GIVEN RECORDS:

/---

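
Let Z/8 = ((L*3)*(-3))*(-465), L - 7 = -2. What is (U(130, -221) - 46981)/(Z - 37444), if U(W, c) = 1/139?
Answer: -3265179/9031942 ≈ -0.36151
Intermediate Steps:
L = 5 (L = 7 - 2 = 5)
U(W, c) = 1/139
Z = 167400 (Z = 8*(((5*3)*(-3))*(-465)) = 8*((15*(-3))*(-465)) = 8*(-45*(-465)) = 8*20925 = 167400)
(U(130, -221) - 46981)/(Z - 37444) = (1/139 - 46981)/(167400 - 37444) = -6530358/139/129956 = -6530358/139*1/129956 = -3265179/9031942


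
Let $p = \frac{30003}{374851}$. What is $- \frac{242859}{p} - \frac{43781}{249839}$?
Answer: $- \frac{7581443093210298}{2498639839} \approx -3.0342 \cdot 10^{6}$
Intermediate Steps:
$p = \frac{30003}{374851}$ ($p = 30003 \cdot \frac{1}{374851} = \frac{30003}{374851} \approx 0.08004$)
$- \frac{242859}{p} - \frac{43781}{249839} = - \frac{242859}{\frac{30003}{374851}} - \frac{43781}{249839} = \left(-242859\right) \frac{374851}{30003} - \frac{43781}{249839} = - \frac{30345313003}{10001} - \frac{43781}{249839} = - \frac{7581443093210298}{2498639839}$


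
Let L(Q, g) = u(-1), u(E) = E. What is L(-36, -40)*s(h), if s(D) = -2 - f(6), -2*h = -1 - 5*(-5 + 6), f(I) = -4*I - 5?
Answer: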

\---

PROBLEM REQUIREMENTS:
The lines to return begin at the first line of the records and end at the line holding "Answer: -3265179/9031942 ≈ -0.36151"; please return them exactly, including both, and nothing beyond.

TASK ANSWER:
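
Let Z/8 = ((L*3)*(-3))*(-465), L - 7 = -2. What is (U(130, -221) - 46981)/(Z - 37444), if U(W, c) = 1/139?
Answer: -3265179/9031942 ≈ -0.36151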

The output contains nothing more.